INPUT DATA →

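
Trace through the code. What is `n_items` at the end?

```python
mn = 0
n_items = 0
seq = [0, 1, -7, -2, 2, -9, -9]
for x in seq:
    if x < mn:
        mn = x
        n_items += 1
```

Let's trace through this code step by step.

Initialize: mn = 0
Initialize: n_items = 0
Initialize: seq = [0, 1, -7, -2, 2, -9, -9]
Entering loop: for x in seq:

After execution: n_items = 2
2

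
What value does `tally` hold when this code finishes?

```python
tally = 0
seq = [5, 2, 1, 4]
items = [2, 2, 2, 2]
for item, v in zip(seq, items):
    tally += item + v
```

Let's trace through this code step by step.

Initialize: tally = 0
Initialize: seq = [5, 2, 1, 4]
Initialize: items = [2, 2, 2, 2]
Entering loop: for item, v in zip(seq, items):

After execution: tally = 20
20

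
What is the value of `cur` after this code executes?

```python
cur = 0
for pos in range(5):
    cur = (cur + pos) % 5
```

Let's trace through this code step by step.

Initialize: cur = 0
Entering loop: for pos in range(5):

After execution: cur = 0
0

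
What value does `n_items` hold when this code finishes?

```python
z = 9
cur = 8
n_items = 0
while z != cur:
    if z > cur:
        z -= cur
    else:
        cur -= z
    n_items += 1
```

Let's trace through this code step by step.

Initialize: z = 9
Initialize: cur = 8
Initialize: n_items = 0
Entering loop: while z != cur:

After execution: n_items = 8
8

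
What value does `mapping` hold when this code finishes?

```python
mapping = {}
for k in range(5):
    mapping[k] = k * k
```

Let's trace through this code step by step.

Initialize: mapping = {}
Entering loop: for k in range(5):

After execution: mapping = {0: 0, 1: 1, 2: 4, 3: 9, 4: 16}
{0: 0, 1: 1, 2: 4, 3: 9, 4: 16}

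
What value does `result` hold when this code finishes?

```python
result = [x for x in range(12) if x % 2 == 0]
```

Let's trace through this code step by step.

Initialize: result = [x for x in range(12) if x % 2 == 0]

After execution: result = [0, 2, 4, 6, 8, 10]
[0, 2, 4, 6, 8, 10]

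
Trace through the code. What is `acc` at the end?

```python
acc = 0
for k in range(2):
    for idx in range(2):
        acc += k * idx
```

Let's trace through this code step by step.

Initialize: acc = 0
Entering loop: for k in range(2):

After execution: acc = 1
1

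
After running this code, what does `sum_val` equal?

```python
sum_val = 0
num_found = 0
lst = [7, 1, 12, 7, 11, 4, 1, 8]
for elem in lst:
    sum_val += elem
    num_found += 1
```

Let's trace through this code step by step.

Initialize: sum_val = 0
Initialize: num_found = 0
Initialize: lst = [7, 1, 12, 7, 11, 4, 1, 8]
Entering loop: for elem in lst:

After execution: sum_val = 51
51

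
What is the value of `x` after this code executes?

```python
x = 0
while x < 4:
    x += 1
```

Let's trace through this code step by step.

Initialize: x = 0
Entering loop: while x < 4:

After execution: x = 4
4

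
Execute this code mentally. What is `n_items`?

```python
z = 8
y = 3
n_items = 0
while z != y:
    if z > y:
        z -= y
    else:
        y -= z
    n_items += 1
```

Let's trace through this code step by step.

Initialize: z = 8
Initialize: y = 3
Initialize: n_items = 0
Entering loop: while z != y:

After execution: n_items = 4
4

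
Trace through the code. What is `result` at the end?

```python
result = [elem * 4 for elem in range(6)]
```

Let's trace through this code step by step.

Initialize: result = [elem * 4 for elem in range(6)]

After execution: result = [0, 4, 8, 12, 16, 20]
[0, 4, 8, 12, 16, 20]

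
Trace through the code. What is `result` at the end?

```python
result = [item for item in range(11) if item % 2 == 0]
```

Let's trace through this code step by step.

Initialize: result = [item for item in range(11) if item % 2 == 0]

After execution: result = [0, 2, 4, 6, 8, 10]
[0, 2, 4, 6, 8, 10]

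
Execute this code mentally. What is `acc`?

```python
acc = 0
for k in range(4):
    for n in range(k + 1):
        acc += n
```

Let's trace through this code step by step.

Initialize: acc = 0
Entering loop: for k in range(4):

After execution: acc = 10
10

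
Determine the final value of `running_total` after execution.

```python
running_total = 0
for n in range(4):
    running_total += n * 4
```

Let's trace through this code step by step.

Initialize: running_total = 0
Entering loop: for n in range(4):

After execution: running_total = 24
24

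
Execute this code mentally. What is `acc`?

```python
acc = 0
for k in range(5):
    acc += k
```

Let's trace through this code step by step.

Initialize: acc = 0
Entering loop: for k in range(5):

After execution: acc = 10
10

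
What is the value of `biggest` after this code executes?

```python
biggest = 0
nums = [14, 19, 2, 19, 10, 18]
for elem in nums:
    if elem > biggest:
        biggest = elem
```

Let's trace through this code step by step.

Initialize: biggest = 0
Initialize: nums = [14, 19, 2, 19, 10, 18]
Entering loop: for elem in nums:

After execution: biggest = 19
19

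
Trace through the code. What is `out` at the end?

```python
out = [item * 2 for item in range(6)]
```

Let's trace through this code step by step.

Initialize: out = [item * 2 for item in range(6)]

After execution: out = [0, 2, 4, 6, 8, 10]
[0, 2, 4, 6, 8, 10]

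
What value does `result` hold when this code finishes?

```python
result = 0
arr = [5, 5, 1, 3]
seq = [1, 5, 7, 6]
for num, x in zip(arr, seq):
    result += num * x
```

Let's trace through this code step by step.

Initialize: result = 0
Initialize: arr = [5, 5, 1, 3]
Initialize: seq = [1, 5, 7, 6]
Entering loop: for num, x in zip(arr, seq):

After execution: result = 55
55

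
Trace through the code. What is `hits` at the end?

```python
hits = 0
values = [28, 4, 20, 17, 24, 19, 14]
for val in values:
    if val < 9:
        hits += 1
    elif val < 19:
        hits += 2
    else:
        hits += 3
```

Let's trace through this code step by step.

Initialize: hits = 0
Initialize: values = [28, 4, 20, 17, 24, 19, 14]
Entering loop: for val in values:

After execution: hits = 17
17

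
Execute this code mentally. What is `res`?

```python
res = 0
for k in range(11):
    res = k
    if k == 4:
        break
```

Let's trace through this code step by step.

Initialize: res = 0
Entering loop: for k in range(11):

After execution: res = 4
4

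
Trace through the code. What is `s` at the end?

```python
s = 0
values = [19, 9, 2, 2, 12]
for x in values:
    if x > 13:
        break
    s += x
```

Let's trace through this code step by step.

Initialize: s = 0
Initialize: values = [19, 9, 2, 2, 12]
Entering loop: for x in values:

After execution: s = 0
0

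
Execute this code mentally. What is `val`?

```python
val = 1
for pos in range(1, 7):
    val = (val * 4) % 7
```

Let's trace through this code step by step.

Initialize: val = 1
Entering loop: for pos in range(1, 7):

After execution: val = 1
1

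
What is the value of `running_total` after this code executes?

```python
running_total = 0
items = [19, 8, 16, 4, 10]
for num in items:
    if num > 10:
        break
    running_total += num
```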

YOUR GOAL →
What lines above contain the word "hold"? Return each such line.

RESPONSE BOX →
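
What value does `tally` hold when this code finishes?
What value does `n_items` hold when this code finishes?
What value does `mapping` hold when this code finishes?
What value does `result` hold when this code finishes?
What value does `result` hold when this code finishes?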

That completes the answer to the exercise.